What you need to do: Repeat exactly, and only, the lines from the one containing "In a simple" through the end of the records.

# # # # # # #

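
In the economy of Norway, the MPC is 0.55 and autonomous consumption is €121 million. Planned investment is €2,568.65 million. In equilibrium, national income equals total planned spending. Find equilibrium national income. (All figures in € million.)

Y = 5977

Y = C + I = 121 + 0.55Y + 2568.65
Y − 0.55Y = 2689.65
0.45Y = 2689.65, so Y = 2689.65/0.45 = 5977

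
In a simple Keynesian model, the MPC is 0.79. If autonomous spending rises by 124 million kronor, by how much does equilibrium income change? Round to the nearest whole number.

The multiplier is 1/(1 − MPC) = 1/0.21.
ΔY = 124/0.21 = 590.48 ≈ 590

ΔY ≈ 590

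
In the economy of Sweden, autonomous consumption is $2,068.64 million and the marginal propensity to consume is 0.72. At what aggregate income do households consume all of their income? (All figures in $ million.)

Y = 7388

At break-even, C = Y: 2068.64 + 0.72Y = Y
0.28Y = 2068.64, so Y = 2068.64/0.28 = 7388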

# # # # # # #

Reply to the exercise:
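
In a simple Keynesian model, the MPC is 0.79. If autonomous spending rises by 124 million kronor, by how much does equilibrium income change? Round to the nearest whole number.

The multiplier is 1/(1 − MPC) = 1/0.21.
ΔY = 124/0.21 = 590.48 ≈ 590

ΔY ≈ 590

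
In the economy of Sweden, autonomous consumption is $2,068.64 million and the marginal propensity to consume is 0.72. At what aggregate income do households consume all of their income? (All figures in $ million.)

Y = 7388

At break-even, C = Y: 2068.64 + 0.72Y = Y
0.28Y = 2068.64, so Y = 2068.64/0.28 = 7388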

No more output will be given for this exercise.